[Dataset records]
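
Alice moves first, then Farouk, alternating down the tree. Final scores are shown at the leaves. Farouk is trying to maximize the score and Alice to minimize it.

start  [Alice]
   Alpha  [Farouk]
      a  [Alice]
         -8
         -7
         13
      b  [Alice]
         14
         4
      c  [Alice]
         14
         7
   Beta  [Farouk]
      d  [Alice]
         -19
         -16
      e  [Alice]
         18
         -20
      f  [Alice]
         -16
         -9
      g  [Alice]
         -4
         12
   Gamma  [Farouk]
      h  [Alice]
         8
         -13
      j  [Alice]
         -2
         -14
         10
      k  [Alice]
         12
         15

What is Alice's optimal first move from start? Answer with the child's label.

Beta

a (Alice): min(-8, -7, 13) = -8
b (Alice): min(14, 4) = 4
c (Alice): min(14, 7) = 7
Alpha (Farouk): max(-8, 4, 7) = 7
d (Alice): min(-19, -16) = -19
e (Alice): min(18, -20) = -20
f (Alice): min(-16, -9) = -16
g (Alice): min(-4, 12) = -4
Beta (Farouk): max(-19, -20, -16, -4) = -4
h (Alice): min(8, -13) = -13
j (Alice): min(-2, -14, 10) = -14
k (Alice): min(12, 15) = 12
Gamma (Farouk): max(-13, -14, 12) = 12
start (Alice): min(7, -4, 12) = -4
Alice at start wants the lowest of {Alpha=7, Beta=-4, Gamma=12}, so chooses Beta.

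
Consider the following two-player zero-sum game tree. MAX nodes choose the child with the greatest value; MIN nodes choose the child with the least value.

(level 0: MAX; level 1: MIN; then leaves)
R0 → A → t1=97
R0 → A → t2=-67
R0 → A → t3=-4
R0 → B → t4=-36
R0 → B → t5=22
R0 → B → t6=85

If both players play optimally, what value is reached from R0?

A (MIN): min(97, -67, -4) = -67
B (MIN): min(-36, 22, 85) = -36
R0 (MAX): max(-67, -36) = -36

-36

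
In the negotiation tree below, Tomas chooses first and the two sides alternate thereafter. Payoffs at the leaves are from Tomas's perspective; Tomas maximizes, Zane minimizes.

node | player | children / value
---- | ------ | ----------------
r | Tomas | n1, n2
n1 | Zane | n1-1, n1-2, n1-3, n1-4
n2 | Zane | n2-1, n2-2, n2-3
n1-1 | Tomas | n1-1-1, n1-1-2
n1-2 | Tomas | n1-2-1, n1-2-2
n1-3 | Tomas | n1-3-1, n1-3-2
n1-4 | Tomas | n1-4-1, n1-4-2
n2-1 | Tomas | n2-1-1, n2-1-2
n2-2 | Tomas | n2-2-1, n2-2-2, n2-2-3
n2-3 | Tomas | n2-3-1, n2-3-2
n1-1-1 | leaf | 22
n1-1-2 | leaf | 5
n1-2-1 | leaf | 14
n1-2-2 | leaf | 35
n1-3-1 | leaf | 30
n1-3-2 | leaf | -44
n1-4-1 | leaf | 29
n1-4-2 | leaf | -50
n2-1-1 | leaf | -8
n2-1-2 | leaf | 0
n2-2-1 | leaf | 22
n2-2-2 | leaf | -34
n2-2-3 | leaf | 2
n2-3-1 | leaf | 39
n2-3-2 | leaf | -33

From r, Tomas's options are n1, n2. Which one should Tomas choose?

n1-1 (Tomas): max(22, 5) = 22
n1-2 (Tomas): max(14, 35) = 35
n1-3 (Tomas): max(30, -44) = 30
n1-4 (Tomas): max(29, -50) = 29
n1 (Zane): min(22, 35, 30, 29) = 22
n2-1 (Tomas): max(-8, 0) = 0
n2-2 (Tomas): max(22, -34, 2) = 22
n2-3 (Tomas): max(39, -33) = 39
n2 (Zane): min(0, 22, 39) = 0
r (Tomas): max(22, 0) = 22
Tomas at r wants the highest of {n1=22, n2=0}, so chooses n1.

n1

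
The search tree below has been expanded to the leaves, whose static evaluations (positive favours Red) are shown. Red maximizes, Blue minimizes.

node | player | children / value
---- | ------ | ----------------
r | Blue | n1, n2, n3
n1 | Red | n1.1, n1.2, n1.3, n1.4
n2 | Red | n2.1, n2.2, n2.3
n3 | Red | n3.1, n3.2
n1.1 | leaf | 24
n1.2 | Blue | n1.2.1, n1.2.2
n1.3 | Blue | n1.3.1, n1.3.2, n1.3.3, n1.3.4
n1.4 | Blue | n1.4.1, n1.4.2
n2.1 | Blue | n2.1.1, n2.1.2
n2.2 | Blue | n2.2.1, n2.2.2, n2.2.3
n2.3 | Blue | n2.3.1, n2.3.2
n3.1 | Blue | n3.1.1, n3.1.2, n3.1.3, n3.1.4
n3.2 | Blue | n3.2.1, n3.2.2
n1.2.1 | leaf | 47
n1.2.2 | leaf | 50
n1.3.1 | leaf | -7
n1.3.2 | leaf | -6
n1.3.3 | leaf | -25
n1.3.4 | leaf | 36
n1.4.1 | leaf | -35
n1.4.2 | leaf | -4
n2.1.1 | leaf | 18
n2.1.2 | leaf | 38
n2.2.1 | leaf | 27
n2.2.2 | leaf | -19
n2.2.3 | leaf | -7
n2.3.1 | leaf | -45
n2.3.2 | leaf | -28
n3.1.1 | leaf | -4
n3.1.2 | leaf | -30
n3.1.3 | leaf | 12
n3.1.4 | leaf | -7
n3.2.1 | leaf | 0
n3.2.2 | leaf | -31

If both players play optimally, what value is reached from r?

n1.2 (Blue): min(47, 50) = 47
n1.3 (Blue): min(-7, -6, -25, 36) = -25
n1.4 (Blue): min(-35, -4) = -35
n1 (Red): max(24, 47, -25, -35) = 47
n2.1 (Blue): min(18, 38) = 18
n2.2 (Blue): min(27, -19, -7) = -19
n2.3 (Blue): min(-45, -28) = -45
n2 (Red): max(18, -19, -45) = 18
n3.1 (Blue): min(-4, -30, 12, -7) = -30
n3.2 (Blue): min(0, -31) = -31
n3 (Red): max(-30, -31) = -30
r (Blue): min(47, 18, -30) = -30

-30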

--

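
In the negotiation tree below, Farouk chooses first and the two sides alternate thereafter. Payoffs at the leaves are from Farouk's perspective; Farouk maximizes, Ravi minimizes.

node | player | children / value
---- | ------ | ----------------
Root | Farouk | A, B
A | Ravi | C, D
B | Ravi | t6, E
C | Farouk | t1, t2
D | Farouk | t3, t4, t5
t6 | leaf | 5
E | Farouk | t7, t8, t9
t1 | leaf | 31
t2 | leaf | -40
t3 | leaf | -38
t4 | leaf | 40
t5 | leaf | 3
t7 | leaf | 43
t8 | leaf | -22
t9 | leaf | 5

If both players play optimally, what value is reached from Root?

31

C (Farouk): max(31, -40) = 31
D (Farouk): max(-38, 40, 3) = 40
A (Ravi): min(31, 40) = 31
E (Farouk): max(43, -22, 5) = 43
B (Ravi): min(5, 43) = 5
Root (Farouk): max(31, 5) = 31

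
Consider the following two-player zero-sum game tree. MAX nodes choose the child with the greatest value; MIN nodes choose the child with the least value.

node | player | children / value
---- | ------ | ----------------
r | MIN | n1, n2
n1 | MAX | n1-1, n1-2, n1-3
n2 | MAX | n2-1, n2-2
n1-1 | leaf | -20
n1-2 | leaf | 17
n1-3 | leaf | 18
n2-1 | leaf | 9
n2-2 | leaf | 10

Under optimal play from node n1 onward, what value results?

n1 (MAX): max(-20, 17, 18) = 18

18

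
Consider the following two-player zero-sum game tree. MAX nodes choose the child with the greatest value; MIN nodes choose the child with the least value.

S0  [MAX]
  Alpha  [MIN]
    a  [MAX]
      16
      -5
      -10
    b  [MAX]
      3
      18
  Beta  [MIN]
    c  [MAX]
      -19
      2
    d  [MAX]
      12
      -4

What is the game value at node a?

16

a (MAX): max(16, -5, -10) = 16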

▶ _EXERCISE INSTRUCTIONS_: Find "If both players play optimally, what value is reached from R0?" in the entries above and copy that whole line exactly, then each line after it through the line that contains "n2-2-3 | leaf | 2".

▶ _ANSWER TO THE EXERCISE_:
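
If both players play optimally, what value is reached from R0?

A (MIN): min(97, -67, -4) = -67
B (MIN): min(-36, 22, 85) = -36
R0 (MAX): max(-67, -36) = -36

-36

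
In the negotiation tree below, Tomas chooses first and the two sides alternate thereafter. Payoffs at the leaves are from Tomas's perspective; Tomas maximizes, Zane minimizes.

node | player | children / value
---- | ------ | ----------------
r | Tomas | n1, n2
n1 | Zane | n1-1, n1-2, n1-3, n1-4
n2 | Zane | n2-1, n2-2, n2-3
n1-1 | Tomas | n1-1-1, n1-1-2
n1-2 | Tomas | n1-2-1, n1-2-2
n1-3 | Tomas | n1-3-1, n1-3-2
n1-4 | Tomas | n1-4-1, n1-4-2
n2-1 | Tomas | n2-1-1, n2-1-2
n2-2 | Tomas | n2-2-1, n2-2-2, n2-2-3
n2-3 | Tomas | n2-3-1, n2-3-2
n1-1-1 | leaf | 22
n1-1-2 | leaf | 5
n1-2-1 | leaf | 14
n1-2-2 | leaf | 35
n1-3-1 | leaf | 30
n1-3-2 | leaf | -44
n1-4-1 | leaf | 29
n1-4-2 | leaf | -50
n2-1-1 | leaf | -8
n2-1-2 | leaf | 0
n2-2-1 | leaf | 22
n2-2-2 | leaf | -34
n2-2-3 | leaf | 2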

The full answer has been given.